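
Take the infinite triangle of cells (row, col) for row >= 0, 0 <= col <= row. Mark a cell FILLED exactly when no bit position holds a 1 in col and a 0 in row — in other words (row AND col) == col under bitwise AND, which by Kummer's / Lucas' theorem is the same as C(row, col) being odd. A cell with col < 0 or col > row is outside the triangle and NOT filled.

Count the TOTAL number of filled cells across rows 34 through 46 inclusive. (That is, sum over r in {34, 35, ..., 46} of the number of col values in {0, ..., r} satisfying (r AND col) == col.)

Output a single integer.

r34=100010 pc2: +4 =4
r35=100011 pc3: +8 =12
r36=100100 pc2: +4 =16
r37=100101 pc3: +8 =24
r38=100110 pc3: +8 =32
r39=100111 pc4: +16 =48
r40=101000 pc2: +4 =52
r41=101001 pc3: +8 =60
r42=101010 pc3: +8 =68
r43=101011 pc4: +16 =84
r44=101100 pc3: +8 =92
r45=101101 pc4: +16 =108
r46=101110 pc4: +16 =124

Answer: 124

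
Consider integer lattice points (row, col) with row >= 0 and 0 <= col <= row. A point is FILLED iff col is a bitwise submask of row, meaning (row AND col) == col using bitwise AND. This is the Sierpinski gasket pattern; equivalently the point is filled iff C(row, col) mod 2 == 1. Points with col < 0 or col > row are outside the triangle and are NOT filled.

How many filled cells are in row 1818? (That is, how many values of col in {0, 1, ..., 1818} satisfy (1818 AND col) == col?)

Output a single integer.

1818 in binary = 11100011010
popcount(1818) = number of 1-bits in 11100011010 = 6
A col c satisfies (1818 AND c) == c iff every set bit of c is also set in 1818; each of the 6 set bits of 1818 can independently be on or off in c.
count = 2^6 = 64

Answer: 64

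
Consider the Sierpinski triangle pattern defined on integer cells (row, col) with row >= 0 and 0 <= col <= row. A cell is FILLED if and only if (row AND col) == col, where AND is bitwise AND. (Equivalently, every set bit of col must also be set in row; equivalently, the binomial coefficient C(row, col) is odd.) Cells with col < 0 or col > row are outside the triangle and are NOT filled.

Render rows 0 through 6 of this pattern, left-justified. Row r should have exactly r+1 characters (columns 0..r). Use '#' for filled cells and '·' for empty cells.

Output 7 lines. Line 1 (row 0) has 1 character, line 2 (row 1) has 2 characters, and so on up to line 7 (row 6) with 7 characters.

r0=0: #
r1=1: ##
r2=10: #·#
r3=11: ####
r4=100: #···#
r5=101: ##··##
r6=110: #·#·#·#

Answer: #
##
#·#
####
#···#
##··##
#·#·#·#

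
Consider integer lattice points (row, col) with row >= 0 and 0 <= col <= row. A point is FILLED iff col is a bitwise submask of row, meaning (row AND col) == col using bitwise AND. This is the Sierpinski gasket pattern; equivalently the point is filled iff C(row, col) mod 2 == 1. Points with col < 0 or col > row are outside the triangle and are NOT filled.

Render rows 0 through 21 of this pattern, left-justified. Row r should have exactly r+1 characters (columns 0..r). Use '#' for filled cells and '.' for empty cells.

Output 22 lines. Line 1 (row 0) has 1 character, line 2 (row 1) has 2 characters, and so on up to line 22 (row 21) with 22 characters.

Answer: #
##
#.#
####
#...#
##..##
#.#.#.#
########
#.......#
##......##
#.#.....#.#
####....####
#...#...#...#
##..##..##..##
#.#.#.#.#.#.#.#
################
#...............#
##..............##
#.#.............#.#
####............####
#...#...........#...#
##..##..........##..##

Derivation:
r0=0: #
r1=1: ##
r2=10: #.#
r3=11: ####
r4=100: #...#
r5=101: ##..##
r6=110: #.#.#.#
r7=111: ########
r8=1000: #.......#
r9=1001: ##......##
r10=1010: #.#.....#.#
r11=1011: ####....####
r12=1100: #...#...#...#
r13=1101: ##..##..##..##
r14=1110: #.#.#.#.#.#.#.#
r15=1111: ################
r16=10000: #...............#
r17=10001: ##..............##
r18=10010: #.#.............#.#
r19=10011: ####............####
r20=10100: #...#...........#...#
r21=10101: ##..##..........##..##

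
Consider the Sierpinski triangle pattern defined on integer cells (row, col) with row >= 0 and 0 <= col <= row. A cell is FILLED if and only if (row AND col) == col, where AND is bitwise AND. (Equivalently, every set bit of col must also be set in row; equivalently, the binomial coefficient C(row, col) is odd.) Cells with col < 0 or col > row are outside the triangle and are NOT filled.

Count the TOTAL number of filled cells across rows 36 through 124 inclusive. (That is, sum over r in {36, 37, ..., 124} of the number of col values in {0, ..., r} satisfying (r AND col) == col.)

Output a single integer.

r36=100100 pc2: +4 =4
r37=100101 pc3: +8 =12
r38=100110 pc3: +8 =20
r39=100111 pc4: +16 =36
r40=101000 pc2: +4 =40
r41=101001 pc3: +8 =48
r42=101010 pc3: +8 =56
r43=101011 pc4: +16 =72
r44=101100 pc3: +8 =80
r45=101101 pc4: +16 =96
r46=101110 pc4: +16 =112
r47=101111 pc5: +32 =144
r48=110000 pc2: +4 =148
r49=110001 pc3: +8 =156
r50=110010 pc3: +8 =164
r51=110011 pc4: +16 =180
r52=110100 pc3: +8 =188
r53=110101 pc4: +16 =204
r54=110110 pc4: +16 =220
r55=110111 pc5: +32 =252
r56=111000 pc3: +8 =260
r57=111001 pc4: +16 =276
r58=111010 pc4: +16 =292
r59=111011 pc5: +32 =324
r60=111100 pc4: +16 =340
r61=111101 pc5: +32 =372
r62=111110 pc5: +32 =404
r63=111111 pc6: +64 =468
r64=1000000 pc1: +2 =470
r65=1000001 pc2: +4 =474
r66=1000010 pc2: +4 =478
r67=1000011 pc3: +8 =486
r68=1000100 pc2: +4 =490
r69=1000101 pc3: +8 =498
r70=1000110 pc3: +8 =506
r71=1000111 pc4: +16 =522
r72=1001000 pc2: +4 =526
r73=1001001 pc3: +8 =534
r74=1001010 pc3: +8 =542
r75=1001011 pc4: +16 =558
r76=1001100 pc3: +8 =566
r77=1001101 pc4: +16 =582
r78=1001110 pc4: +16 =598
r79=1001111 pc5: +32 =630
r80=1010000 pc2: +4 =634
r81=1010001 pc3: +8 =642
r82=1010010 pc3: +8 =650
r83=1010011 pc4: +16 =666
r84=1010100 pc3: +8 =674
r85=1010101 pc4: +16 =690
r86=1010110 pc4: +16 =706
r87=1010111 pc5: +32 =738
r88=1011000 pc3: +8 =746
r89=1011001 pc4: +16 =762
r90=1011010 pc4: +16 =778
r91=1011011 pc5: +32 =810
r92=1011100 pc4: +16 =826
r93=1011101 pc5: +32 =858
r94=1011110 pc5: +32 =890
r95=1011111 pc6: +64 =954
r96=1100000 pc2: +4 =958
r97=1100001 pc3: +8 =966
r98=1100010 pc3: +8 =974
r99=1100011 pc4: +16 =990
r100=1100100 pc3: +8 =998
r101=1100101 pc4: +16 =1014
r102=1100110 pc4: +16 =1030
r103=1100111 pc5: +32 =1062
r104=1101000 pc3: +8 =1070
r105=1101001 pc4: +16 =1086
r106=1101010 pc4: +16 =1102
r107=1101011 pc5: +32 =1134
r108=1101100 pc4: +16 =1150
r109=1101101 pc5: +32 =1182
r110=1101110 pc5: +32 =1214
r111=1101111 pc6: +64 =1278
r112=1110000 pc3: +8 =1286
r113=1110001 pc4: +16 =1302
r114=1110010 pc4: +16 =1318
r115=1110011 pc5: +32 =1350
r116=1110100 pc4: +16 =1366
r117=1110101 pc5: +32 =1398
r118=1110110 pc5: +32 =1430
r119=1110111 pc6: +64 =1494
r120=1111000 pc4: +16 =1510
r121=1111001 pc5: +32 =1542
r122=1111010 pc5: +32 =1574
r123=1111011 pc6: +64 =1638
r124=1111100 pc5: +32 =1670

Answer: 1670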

■ ■ ■ ■ ■

- _What you have to do_
The number alone is wanted: how many lines of the records above include the string "empty".

- _Finished exercise_
2